[WORK TASK]
Using the data below, report how many lines hold the word "NULL". Include nothing else in the reply.

*** TASK MATERIAL

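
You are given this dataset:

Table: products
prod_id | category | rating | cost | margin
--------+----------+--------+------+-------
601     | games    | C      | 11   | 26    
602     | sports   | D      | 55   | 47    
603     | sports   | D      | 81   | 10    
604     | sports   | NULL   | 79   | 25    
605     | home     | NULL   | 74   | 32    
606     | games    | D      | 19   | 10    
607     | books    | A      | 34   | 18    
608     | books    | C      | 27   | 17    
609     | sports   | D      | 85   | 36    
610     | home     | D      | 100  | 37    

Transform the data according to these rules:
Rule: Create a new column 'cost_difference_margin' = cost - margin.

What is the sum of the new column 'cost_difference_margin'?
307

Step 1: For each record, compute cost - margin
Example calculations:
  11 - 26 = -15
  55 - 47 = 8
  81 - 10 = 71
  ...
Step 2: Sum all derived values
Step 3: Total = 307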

******

[SOLVED EXERCISE]
2